[Problem statement]
Across the listing, the lines that include "greatest" must be tallied and reported as a bare number.

[Start of Attachment]

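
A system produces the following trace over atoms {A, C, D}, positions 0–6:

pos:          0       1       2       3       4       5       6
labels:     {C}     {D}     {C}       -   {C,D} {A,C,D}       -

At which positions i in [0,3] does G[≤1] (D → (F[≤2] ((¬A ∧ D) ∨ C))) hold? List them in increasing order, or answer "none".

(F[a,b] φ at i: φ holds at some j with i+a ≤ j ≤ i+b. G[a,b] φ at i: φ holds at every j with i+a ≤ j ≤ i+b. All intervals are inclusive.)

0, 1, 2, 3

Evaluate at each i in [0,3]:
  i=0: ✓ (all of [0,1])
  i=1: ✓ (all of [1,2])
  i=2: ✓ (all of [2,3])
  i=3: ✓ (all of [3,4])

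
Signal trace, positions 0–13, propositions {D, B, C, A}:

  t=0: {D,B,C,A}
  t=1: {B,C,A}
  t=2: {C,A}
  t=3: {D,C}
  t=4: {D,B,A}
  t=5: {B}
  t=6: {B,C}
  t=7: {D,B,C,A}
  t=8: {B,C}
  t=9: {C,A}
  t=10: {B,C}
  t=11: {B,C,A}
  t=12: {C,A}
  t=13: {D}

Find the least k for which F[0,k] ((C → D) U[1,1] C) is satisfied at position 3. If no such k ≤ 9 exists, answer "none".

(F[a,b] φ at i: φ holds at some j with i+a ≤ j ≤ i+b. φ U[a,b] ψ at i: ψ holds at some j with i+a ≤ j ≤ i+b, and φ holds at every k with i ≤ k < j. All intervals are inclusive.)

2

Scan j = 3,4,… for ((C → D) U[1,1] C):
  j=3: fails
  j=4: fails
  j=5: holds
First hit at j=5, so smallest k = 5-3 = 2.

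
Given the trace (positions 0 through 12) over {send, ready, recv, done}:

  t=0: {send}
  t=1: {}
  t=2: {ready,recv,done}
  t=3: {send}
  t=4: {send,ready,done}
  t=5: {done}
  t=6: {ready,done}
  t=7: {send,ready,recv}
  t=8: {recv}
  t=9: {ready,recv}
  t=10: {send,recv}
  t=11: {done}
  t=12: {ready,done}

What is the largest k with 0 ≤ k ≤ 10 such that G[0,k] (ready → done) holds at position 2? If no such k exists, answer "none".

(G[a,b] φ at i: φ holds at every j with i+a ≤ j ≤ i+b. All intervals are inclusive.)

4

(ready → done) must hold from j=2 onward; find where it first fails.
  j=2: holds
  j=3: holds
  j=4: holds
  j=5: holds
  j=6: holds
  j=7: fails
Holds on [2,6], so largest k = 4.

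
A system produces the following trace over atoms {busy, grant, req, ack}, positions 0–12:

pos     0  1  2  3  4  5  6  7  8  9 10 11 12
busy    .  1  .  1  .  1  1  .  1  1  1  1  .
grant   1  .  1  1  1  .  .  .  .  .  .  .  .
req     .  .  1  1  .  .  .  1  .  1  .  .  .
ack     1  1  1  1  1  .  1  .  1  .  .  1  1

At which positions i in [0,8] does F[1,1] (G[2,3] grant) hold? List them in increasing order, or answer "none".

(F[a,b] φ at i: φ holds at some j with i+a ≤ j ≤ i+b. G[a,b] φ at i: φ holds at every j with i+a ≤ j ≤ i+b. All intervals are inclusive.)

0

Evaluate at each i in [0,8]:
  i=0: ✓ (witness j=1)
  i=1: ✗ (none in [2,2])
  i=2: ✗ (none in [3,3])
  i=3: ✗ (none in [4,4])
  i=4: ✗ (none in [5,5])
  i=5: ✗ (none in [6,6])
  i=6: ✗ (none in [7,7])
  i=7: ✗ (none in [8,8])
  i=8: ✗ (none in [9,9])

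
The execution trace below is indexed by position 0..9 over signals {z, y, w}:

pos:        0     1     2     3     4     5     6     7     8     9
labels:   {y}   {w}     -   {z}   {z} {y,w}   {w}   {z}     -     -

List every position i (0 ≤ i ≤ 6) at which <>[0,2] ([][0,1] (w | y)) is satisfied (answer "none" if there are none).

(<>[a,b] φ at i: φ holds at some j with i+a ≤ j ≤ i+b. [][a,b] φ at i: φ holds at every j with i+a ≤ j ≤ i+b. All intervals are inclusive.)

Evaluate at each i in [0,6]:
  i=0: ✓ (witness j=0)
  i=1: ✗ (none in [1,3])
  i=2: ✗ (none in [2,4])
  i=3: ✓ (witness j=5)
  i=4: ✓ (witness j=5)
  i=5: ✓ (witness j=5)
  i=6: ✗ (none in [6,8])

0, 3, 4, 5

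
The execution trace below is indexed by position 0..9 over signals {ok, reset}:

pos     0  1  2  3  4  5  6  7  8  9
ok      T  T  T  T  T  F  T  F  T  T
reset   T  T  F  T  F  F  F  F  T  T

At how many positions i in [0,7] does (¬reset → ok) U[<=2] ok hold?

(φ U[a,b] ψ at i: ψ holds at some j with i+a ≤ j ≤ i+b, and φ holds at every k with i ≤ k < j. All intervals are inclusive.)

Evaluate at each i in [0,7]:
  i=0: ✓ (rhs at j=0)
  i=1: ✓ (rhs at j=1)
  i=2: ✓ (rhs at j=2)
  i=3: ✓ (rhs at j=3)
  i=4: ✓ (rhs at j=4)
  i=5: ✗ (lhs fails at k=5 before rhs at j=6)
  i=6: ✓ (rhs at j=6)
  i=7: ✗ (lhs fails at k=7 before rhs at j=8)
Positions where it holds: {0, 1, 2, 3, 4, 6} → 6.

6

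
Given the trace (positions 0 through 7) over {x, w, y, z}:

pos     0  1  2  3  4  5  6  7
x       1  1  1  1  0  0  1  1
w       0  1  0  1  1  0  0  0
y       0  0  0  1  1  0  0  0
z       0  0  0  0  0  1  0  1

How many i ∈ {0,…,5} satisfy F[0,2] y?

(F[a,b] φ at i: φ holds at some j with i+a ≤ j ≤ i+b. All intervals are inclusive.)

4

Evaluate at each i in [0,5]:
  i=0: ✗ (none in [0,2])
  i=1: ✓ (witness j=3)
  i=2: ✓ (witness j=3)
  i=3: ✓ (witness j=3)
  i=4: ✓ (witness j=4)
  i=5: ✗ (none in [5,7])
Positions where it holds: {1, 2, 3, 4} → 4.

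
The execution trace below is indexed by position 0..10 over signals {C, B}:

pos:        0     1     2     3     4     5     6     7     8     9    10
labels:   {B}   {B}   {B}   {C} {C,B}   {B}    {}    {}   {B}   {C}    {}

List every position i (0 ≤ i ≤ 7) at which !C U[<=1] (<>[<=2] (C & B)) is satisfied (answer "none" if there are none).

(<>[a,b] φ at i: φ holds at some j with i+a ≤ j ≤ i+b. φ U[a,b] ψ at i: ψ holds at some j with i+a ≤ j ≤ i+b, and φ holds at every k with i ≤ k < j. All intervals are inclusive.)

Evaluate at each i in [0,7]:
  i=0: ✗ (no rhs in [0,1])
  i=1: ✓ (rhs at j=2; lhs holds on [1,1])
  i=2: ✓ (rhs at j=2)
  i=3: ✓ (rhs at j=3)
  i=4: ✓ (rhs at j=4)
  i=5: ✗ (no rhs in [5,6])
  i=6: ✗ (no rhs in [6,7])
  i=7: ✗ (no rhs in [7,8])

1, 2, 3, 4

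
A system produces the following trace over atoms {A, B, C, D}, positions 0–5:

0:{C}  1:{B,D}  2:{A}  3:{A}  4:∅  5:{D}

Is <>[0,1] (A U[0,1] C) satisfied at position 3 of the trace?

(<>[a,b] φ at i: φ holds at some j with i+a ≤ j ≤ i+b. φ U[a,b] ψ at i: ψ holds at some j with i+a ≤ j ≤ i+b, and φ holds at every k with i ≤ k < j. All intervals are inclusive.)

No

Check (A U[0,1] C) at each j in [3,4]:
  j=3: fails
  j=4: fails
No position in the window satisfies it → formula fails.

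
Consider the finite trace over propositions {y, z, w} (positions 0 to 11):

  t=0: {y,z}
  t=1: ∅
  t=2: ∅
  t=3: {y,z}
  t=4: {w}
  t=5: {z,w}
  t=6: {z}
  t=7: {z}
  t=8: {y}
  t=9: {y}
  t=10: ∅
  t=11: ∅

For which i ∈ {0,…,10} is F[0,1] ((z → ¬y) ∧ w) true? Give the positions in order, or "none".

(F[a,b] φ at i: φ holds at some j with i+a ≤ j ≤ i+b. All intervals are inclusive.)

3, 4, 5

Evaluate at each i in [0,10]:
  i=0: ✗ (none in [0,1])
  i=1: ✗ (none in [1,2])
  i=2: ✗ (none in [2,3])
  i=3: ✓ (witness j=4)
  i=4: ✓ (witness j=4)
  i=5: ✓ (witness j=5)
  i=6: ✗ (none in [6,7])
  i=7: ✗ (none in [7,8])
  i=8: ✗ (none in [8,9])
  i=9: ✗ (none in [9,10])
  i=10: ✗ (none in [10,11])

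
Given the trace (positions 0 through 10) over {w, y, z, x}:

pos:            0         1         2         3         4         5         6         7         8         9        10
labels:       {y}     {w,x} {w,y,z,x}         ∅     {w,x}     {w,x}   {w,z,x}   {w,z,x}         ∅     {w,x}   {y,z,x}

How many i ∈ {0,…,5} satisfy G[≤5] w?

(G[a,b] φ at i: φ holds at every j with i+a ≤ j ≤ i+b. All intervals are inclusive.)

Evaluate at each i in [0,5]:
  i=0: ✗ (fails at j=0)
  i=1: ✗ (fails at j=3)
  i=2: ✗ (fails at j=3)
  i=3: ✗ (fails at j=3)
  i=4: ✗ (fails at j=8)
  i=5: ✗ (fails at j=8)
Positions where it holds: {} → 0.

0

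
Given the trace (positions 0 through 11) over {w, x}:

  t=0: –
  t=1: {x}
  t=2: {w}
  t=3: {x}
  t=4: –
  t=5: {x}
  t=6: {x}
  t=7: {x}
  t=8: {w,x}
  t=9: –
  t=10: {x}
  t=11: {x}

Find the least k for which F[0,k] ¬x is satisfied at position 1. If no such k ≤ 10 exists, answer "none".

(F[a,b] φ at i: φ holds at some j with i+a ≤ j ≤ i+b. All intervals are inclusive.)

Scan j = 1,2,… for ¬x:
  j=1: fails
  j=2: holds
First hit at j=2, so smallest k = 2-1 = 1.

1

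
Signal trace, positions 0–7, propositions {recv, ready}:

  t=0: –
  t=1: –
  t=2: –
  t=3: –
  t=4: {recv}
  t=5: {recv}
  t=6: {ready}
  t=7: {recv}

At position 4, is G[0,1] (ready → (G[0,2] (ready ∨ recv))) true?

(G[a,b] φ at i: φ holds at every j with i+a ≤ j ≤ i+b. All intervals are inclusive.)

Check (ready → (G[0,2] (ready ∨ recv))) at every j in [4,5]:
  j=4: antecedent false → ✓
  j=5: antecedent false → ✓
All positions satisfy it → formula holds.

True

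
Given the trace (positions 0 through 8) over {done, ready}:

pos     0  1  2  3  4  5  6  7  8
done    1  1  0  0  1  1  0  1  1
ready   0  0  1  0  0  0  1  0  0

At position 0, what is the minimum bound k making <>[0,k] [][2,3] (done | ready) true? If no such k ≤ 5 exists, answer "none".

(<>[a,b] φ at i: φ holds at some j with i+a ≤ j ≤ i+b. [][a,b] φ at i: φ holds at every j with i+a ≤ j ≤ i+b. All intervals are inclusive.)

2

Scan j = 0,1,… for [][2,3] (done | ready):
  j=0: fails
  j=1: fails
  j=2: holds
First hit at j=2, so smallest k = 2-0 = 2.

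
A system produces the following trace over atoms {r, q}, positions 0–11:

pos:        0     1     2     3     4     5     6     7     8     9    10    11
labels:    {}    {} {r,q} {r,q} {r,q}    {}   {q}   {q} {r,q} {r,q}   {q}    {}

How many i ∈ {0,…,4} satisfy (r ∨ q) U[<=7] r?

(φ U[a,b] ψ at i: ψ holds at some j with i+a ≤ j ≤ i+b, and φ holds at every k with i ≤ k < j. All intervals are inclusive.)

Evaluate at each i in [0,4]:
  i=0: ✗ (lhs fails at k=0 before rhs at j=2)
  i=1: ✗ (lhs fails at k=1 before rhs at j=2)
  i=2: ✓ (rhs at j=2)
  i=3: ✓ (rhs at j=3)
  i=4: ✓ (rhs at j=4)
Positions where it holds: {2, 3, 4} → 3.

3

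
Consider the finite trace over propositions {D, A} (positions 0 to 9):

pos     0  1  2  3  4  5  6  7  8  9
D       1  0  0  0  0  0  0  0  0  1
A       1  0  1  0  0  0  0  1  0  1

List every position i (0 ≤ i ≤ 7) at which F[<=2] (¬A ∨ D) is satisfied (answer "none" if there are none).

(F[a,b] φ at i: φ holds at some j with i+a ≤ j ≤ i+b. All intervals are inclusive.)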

[End of Attachment]
[Start of Attachment]

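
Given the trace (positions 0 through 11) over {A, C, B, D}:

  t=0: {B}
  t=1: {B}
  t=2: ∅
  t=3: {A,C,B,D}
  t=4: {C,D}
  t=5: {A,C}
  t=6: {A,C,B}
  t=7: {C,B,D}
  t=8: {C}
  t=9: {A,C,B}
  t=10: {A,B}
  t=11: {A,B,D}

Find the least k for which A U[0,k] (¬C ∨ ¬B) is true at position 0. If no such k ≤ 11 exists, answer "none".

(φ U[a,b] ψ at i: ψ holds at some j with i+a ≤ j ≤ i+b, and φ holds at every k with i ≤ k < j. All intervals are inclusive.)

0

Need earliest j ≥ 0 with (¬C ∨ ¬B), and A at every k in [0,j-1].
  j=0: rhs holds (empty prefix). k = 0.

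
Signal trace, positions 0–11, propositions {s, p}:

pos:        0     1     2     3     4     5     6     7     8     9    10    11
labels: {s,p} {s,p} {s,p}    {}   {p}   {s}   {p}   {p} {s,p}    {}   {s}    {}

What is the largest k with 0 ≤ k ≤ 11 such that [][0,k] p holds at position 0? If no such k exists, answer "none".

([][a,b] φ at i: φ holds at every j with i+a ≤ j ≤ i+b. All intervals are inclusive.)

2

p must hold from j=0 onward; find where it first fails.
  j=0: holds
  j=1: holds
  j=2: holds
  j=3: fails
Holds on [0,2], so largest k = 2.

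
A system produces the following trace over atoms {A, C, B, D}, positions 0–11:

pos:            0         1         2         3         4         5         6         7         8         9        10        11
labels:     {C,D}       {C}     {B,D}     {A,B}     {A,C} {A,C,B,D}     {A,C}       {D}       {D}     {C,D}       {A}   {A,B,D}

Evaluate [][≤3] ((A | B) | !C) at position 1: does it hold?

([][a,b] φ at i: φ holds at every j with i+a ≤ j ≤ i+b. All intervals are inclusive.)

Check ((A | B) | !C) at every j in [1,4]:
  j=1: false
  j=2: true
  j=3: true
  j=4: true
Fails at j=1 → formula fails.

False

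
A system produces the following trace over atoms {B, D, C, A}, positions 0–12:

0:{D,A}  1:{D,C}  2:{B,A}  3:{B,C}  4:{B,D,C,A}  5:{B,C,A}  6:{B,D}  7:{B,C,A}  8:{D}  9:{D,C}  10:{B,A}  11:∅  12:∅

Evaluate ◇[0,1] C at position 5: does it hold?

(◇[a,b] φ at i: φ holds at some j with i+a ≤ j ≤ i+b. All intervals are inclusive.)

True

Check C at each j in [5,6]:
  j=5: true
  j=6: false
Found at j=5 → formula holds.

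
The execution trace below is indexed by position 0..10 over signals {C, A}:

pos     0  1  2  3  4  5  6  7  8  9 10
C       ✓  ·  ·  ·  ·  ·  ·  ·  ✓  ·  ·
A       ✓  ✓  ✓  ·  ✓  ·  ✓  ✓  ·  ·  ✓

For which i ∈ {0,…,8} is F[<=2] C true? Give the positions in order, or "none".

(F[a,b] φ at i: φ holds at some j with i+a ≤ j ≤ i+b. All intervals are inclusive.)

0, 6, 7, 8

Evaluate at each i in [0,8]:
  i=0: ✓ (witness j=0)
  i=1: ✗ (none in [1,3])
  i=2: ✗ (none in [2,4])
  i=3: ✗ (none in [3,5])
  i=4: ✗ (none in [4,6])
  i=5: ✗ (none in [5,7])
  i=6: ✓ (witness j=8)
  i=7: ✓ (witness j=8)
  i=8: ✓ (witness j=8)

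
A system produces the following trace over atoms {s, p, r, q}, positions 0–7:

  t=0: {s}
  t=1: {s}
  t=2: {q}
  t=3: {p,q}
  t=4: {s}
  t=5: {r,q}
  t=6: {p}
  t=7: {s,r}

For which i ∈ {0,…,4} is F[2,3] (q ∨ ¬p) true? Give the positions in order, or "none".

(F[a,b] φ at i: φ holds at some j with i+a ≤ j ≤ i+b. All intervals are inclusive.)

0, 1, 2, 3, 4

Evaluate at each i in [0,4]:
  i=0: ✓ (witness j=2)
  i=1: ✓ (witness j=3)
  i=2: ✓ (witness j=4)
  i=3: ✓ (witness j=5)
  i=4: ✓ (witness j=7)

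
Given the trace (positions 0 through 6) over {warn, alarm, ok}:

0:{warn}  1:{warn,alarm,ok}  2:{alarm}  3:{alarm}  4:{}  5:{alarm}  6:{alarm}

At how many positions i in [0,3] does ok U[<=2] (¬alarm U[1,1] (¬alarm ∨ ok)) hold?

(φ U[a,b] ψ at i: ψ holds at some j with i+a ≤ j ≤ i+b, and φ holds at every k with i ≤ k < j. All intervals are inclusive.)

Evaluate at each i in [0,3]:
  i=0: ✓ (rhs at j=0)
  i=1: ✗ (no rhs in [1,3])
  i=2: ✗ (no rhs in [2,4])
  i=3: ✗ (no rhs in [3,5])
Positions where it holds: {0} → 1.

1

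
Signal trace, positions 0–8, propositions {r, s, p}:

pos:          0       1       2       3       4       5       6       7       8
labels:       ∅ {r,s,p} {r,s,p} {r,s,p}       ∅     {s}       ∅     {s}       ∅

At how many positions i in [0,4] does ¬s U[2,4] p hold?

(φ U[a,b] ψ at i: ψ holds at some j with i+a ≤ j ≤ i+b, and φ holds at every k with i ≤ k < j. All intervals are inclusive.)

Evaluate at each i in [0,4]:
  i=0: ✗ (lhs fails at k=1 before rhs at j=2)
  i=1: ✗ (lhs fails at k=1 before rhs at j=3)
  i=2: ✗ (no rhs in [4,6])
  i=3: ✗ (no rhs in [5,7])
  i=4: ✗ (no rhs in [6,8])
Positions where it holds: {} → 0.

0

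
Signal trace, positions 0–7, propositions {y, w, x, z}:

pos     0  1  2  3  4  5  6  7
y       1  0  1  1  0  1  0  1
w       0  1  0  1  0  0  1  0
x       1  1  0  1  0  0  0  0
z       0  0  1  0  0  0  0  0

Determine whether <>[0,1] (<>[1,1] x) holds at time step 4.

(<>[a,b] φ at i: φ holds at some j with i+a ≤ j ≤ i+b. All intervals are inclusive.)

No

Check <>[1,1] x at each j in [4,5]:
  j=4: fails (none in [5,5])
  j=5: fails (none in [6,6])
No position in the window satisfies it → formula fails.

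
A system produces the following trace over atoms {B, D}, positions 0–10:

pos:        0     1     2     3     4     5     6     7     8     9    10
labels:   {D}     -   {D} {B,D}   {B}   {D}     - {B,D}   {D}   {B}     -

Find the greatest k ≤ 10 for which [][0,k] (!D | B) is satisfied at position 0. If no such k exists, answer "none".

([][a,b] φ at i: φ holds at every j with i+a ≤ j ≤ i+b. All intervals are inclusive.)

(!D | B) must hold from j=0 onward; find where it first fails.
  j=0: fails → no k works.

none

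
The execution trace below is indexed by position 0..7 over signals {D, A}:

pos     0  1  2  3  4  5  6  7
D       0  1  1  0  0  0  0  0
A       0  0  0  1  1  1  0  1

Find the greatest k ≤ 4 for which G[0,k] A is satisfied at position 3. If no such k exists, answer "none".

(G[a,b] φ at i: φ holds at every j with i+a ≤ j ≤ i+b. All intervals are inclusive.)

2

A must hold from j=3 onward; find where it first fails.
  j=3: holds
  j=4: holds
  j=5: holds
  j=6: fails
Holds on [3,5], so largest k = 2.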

[End of Attachment]

[Exercise solution]
2